» TASK DIRECTIONS: For each line of the data below that includes the string "maps", count one, and answer with the sum only.

» AVAILABLE RECORDS:
----

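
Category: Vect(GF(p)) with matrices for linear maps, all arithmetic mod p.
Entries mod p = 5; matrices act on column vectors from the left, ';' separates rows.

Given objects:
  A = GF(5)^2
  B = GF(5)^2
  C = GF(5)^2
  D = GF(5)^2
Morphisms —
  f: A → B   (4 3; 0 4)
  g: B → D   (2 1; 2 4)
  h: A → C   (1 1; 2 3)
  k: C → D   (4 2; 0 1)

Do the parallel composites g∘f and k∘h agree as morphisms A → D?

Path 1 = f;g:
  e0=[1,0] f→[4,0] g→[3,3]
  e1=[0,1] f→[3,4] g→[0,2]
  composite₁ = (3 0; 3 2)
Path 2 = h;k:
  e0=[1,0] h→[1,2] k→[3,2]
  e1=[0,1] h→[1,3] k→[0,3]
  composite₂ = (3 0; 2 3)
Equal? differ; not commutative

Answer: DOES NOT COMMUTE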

----

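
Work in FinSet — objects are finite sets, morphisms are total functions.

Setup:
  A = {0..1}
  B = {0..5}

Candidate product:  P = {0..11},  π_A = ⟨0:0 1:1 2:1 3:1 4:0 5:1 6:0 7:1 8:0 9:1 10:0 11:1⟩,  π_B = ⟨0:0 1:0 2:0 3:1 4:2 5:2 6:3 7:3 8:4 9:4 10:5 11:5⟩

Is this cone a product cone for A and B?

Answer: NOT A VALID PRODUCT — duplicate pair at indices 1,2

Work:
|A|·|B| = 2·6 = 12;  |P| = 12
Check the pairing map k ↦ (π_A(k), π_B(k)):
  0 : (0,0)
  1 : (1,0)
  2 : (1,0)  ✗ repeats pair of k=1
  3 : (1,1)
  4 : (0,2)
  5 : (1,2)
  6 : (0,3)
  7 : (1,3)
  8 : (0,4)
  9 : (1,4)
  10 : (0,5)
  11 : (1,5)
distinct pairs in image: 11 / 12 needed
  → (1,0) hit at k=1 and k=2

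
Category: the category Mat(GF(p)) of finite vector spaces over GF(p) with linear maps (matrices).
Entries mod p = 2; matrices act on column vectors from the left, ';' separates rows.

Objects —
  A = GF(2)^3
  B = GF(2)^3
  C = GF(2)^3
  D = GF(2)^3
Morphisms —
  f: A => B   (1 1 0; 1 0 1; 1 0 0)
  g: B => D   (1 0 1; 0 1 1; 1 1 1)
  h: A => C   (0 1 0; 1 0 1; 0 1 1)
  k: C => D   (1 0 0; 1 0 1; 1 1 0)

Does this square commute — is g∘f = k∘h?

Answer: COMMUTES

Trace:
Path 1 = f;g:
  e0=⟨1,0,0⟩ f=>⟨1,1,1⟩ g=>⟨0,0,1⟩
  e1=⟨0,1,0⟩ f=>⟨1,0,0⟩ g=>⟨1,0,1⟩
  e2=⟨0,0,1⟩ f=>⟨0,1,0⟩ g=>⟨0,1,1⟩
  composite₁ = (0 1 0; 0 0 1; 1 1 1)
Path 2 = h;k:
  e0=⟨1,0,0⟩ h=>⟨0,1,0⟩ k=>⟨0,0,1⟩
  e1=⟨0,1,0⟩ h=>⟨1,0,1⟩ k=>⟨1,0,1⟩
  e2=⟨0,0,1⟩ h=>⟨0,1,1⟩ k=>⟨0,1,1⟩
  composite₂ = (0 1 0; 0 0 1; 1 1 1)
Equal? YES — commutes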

----

» SOLUTION TO THIS TASK: 2